» TASK ITEM: Wherever the word "What" turns up in a line of the entries, copy that line.

(Stored data)
[Start of Attachment]
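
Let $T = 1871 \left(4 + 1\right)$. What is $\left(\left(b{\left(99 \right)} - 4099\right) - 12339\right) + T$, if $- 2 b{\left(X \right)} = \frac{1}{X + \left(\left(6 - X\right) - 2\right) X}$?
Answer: $- \frac{131828795}{18612} \approx -7083.0$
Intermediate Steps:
$b{\left(X \right)} = - \frac{1}{2 \left(X + X \left(4 - X\right)\right)}$ ($b{\left(X \right)} = - \frac{1}{2 \left(X + \left(\left(6 - X\right) - 2\right) X\right)} = - \frac{1}{2 \left(X + \left(4 - X\right) X\right)} = - \frac{1}{2 \left(X + X \left(4 - X\right)\right)}$)
$T = 9355$ ($T = 1871 \cdot 5 = 9355$)
$\left(\left(b{\left(99 \right)} - 4099\right) - 12339\right) + T = \left(\left(\frac{1}{2 \cdot 99 \left(-5 + 99\right)} - 4099\right) - 12339\right) + 9355 = \left(\left(\frac{1}{2} \cdot \frac{1}{99} \cdot \frac{1}{94} - 4099\right) - 12339\right) + 9355 = \left(\left(\frac{1}{18612} - 4099\right) - 12339\right) + 9355 = \left(- \frac{76290587}{18612} - 12339\right) + 9355 = - \frac{305944055}{18612} + 9355 = - \frac{131828795}{18612}$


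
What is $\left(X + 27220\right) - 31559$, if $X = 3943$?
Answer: $-396$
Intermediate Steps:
$\left(X + 27220\right) - 31559 = \left(3943 + 27220\right) - 31559 = 31163 - 31559 = -396$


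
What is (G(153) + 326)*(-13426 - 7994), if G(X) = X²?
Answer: -508403700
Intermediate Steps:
(G(153) + 326)*(-13426 - 7994) = (153² + 326)*(-13426 - 7994) = (23409 + 326)*(-21420) = 23735*(-21420) = -508403700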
[End of Attachment]
» SOLUTION TO THE EXERCISE:
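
Let $T = 1871 \left(4 + 1\right)$. What is $\left(\left(b{\left(99 \right)} - 4099\right) - 12339\right) + T$, if $- 2 b{\left(X \right)} = \frac{1}{X + \left(\left(6 - X\right) - 2\right) X}$?
What is $\left(X + 27220\right) - 31559$, if $X = 3943$?
What is (G(153) + 326)*(-13426 - 7994), if G(X) = X²?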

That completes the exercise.